## WHAT THIS TASK INVOLVES
The records below need copying. Match each line exactly.

-------------------------

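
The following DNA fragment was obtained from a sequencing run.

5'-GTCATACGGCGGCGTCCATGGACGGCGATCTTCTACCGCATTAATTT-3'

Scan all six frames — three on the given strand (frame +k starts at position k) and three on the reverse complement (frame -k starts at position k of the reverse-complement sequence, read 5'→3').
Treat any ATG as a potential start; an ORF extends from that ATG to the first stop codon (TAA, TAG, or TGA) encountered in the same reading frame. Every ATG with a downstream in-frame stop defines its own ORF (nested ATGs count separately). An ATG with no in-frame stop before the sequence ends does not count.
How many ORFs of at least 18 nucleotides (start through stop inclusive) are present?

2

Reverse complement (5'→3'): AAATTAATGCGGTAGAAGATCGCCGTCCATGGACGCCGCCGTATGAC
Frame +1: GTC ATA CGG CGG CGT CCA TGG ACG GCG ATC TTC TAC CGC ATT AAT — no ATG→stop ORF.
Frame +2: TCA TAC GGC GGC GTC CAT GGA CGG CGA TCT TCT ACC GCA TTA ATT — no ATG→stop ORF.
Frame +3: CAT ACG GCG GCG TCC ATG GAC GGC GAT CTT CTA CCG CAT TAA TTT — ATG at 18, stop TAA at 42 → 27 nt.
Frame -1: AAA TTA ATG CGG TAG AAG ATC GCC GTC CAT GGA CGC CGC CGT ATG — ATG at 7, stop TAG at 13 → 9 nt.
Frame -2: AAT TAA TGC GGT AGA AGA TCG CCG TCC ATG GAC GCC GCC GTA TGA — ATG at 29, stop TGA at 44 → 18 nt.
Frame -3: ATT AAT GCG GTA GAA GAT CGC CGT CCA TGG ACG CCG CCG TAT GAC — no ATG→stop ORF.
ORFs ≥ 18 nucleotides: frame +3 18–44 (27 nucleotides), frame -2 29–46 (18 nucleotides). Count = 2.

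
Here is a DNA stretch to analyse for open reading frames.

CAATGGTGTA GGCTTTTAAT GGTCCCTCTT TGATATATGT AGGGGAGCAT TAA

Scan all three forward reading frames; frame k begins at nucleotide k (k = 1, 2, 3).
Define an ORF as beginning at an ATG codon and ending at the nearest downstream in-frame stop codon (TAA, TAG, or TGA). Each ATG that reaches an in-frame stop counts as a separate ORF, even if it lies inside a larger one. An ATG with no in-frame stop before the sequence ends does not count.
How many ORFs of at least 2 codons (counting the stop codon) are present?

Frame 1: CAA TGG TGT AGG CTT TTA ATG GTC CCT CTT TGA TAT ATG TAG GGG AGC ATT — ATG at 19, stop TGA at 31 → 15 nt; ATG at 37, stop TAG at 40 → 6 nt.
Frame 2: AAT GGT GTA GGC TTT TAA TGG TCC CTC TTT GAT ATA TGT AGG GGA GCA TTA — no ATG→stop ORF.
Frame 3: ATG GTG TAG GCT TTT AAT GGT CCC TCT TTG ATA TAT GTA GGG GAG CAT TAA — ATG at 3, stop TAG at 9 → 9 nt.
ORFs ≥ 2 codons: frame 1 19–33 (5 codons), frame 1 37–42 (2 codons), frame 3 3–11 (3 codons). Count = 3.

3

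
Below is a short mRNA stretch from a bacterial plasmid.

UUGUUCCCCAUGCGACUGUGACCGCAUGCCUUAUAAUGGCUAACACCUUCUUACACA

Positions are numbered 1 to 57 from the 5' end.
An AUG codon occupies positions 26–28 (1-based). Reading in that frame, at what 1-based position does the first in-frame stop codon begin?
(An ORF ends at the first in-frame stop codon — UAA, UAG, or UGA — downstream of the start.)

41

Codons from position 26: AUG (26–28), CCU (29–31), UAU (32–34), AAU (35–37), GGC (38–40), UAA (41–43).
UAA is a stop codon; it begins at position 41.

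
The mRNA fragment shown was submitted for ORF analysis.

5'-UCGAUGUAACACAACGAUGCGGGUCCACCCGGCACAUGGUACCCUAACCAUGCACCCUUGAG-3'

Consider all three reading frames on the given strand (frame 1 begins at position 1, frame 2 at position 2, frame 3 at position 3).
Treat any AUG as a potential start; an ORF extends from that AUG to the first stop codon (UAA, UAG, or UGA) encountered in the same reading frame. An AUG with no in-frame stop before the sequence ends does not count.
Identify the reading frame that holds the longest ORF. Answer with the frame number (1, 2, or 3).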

-------------------------

## RESULT FOR THIS EXERCISE
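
The following DNA fragment was obtained from a sequencing run.

5'-GTCATACGGCGGCGTCCATGGACGGCGATCTTCTACCGCATTAATTT-3'

Scan all six frames — three on the given strand (frame +k starts at position k) and three on the reverse complement (frame -k starts at position k of the reverse-complement sequence, read 5'→3').
Treat any ATG as a potential start; an ORF extends from that ATG to the first stop codon (TAA, TAG, or TGA) encountered in the same reading frame. Every ATG with a downstream in-frame stop defines its own ORF (nested ATGs count separately). An ATG with no in-frame stop before the sequence ends does not count.
How many ORFs of at least 18 nucleotides (start through stop inclusive) are present?

2

Reverse complement (5'→3'): AAATTAATGCGGTAGAAGATCGCCGTCCATGGACGCCGCCGTATGAC
Frame +1: GTC ATA CGG CGG CGT CCA TGG ACG GCG ATC TTC TAC CGC ATT AAT — no ATG→stop ORF.
Frame +2: TCA TAC GGC GGC GTC CAT GGA CGG CGA TCT TCT ACC GCA TTA ATT — no ATG→stop ORF.
Frame +3: CAT ACG GCG GCG TCC ATG GAC GGC GAT CTT CTA CCG CAT TAA TTT — ATG at 18, stop TAA at 42 → 27 nt.
Frame -1: AAA TTA ATG CGG TAG AAG ATC GCC GTC CAT GGA CGC CGC CGT ATG — ATG at 7, stop TAG at 13 → 9 nt.
Frame -2: AAT TAA TGC GGT AGA AGA TCG CCG TCC ATG GAC GCC GCC GTA TGA — ATG at 29, stop TGA at 44 → 18 nt.
Frame -3: ATT AAT GCG GTA GAA GAT CGC CGT CCA TGG ACG CCG CCG TAT GAC — no ATG→stop ORF.
ORFs ≥ 18 nucleotides: frame +3 18–44 (27 nucleotides), frame -2 29–46 (18 nucleotides). Count = 2.

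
Here is a DNA stretch to analyse for open reading frames.

CAATGGTGTA GGCTTTTAAT GGTCCCTCTT TGATATATGT AGGGGAGCAT TAA

Scan all three forward reading frames; frame k begins at nucleotide k (k = 1, 2, 3).
Define an ORF as beginning at an ATG codon and ending at the nearest downstream in-frame stop codon (TAA, TAG, or TGA). Each ATG that reaches an in-frame stop counts as a separate ORF, even if it lies inside a larger one. An ATG with no in-frame stop before the sequence ends does not count.
How many ORFs of at least 2 codons (counting the stop codon) are present?

Frame 1: CAA TGG TGT AGG CTT TTA ATG GTC CCT CTT TGA TAT ATG TAG GGG AGC ATT — ATG at 19, stop TGA at 31 → 15 nt; ATG at 37, stop TAG at 40 → 6 nt.
Frame 2: AAT GGT GTA GGC TTT TAA TGG TCC CTC TTT GAT ATA TGT AGG GGA GCA TTA — no ATG→stop ORF.
Frame 3: ATG GTG TAG GCT TTT AAT GGT CCC TCT TTG ATA TAT GTA GGG GAG CAT TAA — ATG at 3, stop TAG at 9 → 9 nt.
ORFs ≥ 2 codons: frame 1 19–33 (5 codons), frame 1 37–42 (2 codons), frame 3 3–11 (3 codons). Count = 3.

3

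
Below is a short mRNA stretch from a bacterial plasmid.

UUGUUCCCCAUGCGACUGUGACCGCAUGCCUUAUAAUGGCUAACACCUUCUUACACA

Positions are numbered 1 to 57 from the 5' end.
An AUG codon occupies positions 26–28 (1-based). Reading in that frame, at what 1-based position does the first in-frame stop codon begin?
(An ORF ends at the first in-frame stop codon — UAA, UAG, or UGA — downstream of the start.)

41

Codons from position 26: AUG (26–28), CCU (29–31), UAU (32–34), AAU (35–37), GGC (38–40), UAA (41–43).
UAA is a stop codon; it begins at position 41.

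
The mRNA fragment shown was submitted for ORF analysis.

5'-UCGAUGUAACACAACGAUGCGGGUCCACCCGGCACAUGGUACCCUAACCAUGCACCCUUGAG-3'

Consider all three reading frames on the given strand (frame 1 begins at position 1, frame 2 at position 2, frame 3 at position 3).
Treat any AUG as a potential start; an ORF extends from that AUG to the first stop codon (UAA, UAG, or UGA) encountered in the same reading frame. An AUG with no in-frame stop before the sequence ends does not count.
Identify the reading frame that holds the longest ORF. Answer with the frame number (1, 2, or 3).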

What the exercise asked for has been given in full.